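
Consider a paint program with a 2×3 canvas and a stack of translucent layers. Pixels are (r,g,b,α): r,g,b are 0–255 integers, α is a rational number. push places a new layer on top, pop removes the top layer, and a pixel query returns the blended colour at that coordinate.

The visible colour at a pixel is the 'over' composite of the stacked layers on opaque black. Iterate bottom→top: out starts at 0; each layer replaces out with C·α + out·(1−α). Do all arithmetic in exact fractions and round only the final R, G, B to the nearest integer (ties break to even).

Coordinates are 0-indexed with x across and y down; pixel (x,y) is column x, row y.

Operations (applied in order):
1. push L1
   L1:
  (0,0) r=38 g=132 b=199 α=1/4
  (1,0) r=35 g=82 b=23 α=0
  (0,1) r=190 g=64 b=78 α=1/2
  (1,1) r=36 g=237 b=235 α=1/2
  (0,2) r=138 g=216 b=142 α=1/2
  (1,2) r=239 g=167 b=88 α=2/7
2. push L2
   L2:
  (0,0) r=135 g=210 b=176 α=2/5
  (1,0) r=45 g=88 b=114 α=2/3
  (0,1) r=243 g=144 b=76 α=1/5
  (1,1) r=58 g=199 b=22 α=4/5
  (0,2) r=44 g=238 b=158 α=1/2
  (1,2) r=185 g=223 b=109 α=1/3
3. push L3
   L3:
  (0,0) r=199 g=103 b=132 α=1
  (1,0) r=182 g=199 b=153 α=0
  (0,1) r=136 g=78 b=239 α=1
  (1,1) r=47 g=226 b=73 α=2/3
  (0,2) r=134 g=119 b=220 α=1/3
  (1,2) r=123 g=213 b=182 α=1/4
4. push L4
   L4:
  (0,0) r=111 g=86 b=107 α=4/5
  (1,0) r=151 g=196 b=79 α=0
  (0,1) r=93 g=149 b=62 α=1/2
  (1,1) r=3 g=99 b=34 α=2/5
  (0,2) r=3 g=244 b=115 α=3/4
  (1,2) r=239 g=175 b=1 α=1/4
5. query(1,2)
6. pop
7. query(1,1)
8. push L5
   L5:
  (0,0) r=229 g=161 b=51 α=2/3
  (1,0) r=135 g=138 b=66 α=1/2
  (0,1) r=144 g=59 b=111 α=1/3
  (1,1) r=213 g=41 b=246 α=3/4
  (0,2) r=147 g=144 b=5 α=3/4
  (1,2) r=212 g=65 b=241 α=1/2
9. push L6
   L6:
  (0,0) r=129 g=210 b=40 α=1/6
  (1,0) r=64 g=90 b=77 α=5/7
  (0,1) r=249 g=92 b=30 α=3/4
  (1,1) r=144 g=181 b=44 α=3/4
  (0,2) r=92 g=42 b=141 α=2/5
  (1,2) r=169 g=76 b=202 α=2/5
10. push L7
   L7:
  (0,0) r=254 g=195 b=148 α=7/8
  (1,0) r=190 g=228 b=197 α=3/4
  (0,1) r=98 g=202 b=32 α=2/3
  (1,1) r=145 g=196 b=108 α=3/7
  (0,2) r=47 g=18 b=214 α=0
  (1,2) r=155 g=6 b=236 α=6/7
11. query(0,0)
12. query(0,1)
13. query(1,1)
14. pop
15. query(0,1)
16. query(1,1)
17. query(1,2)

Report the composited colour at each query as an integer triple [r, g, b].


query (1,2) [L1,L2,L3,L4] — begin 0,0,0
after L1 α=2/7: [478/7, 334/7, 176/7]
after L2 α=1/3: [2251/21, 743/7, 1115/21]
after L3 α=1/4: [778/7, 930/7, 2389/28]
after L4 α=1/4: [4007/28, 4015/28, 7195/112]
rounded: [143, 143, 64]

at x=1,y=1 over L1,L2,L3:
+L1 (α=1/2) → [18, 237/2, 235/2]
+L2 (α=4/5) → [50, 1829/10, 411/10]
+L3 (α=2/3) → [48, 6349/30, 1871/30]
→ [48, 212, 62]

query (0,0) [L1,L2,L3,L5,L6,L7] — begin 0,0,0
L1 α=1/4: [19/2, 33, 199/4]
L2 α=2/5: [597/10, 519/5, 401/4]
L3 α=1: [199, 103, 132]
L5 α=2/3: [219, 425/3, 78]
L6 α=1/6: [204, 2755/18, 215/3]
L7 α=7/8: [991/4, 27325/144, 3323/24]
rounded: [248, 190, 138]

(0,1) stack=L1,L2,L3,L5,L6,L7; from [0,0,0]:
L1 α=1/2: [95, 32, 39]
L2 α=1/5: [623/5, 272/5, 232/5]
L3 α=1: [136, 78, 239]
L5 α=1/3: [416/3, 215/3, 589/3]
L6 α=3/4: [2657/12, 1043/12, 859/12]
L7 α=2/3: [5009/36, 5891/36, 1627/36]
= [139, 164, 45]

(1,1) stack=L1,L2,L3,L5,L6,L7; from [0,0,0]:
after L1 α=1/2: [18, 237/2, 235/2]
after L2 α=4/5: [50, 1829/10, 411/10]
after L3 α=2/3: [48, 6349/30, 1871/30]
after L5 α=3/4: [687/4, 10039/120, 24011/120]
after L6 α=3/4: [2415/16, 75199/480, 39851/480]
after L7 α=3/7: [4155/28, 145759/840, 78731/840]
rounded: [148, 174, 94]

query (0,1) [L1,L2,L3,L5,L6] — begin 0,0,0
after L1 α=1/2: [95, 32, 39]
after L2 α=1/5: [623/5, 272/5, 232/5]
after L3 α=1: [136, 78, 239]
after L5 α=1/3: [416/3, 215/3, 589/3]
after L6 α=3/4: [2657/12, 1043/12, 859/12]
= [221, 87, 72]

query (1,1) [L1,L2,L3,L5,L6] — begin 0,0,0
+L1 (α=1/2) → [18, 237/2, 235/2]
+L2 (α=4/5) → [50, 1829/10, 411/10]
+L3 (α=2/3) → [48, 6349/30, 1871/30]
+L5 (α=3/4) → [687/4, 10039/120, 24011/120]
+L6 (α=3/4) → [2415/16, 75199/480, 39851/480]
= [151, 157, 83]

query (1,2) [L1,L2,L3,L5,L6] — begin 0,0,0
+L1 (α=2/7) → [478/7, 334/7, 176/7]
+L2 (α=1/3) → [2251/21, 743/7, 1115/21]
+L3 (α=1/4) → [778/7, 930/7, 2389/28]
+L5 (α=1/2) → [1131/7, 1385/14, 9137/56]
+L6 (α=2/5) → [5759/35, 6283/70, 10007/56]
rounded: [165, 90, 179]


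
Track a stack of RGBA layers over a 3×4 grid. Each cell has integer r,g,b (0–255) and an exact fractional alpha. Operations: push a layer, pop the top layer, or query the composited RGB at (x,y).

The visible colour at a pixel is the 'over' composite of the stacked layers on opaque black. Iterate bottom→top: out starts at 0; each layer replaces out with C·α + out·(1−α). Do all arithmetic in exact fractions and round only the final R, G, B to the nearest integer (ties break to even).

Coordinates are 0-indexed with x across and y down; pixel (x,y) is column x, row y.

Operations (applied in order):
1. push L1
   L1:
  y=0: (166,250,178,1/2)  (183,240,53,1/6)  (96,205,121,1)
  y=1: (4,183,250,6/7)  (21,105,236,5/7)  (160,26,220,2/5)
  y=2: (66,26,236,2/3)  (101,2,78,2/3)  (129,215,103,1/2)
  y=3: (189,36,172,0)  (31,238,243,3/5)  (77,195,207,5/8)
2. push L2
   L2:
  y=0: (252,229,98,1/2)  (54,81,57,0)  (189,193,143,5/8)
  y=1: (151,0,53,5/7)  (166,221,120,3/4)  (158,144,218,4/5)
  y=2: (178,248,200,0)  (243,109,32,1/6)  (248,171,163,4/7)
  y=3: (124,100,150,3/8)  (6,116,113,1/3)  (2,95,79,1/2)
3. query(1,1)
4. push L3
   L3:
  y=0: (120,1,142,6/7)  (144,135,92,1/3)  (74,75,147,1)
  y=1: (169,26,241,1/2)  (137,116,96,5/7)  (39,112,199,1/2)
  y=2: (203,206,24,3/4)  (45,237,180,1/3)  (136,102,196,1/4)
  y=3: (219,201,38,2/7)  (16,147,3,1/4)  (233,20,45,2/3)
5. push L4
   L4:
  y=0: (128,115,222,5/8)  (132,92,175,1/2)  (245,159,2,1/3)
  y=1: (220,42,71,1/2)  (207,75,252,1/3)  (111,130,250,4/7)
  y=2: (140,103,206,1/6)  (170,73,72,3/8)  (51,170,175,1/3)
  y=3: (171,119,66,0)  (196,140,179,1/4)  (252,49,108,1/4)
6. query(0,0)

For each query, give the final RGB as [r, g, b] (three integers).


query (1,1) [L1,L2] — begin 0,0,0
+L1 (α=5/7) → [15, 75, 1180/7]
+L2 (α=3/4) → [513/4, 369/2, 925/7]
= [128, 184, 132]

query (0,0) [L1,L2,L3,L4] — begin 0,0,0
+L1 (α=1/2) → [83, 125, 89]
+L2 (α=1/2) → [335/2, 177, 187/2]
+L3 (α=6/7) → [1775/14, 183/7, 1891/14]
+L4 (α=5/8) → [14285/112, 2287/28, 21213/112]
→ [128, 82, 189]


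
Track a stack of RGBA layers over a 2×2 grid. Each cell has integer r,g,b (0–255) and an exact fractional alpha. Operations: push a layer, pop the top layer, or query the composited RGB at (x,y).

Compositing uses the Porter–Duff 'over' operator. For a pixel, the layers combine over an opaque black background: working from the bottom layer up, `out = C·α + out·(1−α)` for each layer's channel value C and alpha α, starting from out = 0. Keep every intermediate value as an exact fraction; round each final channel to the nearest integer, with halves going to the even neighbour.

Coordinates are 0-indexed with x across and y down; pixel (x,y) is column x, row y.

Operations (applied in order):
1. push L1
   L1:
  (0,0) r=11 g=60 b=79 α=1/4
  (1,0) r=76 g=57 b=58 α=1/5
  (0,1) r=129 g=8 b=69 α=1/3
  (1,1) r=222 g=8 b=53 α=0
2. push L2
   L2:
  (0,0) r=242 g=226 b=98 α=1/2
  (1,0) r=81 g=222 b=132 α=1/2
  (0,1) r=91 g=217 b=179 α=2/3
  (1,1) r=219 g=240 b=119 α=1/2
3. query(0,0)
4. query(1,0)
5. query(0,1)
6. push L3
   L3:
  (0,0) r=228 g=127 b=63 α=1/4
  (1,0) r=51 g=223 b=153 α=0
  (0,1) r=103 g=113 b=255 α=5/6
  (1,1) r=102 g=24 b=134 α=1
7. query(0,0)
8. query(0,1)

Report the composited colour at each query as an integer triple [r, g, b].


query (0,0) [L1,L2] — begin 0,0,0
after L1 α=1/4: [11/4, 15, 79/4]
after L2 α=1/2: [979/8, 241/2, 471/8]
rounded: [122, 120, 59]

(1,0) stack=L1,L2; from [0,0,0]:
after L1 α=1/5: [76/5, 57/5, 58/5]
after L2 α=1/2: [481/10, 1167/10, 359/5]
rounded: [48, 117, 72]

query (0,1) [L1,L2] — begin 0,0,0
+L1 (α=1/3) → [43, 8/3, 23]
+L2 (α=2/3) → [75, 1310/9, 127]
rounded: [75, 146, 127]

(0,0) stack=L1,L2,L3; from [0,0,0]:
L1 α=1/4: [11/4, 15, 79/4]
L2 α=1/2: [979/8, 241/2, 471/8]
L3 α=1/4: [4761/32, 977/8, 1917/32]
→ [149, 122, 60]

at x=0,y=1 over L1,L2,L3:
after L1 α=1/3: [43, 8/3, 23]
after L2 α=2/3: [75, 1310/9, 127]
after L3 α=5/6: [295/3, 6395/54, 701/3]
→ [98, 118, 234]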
==
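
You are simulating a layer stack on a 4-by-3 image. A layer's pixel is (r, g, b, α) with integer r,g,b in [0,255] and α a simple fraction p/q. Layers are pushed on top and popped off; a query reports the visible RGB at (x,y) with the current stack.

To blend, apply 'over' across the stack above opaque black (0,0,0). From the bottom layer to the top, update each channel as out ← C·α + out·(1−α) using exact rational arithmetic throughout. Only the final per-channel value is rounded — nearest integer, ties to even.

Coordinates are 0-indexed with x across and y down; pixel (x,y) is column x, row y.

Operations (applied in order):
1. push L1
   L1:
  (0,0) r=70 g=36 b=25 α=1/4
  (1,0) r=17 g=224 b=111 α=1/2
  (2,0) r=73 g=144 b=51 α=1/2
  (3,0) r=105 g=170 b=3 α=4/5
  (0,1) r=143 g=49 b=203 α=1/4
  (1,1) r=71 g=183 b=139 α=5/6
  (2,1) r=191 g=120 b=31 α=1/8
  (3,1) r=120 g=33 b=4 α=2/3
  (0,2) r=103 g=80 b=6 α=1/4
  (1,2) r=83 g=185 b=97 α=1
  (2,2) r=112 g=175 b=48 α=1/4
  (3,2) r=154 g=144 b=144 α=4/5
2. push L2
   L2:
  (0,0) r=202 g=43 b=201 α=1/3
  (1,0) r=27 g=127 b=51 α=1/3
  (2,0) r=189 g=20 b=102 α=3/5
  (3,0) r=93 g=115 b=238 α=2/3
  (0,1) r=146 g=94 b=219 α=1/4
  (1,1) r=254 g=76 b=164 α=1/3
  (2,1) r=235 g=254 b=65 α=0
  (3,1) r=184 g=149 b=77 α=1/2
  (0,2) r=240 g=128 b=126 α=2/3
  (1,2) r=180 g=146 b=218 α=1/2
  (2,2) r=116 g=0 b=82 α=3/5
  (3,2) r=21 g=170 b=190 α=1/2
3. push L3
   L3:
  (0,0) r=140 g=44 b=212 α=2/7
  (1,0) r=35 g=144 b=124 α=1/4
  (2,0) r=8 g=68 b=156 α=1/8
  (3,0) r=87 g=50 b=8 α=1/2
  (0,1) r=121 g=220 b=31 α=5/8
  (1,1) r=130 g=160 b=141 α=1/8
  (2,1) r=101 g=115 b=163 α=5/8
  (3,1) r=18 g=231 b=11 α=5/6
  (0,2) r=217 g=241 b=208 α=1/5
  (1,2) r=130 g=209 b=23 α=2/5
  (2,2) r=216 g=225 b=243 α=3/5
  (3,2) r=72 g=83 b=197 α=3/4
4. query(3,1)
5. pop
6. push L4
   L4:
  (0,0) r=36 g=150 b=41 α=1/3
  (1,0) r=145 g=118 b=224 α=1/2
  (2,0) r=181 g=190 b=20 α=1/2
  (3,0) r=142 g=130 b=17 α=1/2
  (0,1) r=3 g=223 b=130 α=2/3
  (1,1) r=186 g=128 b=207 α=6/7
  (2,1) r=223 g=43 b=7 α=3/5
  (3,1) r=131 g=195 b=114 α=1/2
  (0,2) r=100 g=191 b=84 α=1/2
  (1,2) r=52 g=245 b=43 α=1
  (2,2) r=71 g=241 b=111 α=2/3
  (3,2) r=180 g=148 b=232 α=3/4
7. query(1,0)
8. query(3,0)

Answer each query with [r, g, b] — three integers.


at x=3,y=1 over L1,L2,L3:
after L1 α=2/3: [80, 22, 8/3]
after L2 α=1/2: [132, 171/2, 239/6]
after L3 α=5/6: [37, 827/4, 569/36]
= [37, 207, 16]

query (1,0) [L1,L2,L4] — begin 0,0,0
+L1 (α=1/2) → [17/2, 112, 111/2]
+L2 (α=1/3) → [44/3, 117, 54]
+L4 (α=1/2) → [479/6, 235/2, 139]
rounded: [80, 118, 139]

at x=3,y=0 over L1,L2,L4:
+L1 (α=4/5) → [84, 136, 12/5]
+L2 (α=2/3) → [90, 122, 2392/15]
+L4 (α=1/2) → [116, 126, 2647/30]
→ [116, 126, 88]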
...
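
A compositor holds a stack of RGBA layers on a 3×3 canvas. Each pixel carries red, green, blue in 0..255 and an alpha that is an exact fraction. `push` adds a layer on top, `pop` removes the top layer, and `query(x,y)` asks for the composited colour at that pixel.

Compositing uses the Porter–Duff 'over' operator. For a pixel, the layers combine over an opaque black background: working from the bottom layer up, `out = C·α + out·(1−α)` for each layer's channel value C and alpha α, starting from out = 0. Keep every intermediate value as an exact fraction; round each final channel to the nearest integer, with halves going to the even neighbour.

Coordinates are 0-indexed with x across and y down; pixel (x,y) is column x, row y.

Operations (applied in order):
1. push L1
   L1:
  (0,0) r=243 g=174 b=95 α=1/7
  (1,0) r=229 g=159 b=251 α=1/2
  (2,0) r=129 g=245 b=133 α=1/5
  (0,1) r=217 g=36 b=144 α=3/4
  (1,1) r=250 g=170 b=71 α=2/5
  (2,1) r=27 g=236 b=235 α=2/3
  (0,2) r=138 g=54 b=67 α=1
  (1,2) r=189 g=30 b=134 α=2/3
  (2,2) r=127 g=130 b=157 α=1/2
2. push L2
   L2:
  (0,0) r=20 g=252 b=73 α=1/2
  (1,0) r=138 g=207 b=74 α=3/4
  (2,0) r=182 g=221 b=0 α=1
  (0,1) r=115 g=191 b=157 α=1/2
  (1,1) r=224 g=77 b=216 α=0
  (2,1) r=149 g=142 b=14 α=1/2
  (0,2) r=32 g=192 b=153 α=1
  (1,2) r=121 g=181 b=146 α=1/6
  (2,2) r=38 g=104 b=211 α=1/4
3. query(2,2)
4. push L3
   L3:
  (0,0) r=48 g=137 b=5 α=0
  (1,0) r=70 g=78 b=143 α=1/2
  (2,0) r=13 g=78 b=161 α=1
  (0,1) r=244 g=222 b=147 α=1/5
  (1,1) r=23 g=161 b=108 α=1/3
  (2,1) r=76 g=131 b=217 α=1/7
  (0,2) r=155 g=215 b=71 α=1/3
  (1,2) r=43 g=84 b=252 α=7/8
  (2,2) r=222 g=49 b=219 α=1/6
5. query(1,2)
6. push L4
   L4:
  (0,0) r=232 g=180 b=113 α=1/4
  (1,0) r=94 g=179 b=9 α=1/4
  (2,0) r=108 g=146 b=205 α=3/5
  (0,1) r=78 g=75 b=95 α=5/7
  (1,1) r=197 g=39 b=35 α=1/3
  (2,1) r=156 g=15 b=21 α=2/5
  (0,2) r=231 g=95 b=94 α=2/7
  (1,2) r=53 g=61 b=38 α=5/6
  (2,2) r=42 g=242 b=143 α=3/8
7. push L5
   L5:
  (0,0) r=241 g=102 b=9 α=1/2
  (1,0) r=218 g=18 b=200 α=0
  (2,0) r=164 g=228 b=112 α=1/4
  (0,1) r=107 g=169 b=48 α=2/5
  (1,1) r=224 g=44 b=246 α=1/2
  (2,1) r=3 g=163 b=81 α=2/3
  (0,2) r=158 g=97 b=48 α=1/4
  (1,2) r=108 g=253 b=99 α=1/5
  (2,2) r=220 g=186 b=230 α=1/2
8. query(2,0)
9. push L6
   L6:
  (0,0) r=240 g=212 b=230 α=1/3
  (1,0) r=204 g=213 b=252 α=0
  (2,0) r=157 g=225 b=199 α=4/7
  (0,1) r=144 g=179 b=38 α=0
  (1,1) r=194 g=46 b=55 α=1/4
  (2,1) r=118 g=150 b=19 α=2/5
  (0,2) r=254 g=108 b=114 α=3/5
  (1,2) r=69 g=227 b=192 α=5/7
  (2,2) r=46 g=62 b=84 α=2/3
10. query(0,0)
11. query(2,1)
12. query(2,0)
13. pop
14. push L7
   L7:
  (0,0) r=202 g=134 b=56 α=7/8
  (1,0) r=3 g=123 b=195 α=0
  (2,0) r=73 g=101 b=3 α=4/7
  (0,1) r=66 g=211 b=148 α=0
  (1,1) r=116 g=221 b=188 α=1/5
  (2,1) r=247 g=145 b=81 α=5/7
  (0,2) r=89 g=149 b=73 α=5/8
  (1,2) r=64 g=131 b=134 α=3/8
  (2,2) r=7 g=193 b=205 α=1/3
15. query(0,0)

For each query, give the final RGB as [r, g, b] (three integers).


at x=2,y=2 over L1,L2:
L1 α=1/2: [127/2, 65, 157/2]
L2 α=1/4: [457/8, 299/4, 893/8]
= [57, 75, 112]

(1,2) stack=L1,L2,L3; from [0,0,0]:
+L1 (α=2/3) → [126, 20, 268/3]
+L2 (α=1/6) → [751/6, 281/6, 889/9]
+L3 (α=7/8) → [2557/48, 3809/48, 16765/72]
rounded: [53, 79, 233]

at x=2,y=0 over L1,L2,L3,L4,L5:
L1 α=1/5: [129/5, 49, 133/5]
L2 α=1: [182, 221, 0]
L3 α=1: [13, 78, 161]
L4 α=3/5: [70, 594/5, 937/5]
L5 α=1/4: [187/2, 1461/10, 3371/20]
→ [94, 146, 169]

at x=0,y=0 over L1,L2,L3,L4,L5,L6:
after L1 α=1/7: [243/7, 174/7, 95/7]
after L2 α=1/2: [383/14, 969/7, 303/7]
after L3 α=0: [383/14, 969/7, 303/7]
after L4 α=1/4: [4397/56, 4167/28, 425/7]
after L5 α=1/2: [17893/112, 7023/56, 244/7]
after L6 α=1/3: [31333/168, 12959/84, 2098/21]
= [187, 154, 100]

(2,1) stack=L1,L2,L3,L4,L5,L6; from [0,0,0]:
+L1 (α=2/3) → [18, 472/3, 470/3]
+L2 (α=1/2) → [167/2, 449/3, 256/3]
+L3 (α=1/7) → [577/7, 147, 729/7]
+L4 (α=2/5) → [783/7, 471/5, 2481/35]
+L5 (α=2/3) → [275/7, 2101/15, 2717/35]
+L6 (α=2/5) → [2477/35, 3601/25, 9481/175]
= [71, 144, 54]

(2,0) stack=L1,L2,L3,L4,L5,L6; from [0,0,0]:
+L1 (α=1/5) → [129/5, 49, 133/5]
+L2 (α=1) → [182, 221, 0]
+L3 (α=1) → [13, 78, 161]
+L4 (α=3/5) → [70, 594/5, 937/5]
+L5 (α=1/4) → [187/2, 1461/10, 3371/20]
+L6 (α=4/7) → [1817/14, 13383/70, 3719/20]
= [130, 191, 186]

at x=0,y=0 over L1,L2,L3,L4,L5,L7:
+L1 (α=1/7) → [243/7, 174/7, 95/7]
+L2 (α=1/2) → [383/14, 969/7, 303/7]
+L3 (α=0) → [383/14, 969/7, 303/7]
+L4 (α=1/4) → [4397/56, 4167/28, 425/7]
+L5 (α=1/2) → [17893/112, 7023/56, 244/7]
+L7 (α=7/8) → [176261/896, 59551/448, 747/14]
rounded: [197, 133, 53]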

- [WORK TASK]
Going through the listing above, count the lines in which the word "fractional" appears, and give only the number.

- [SOLUTION BELOW]
2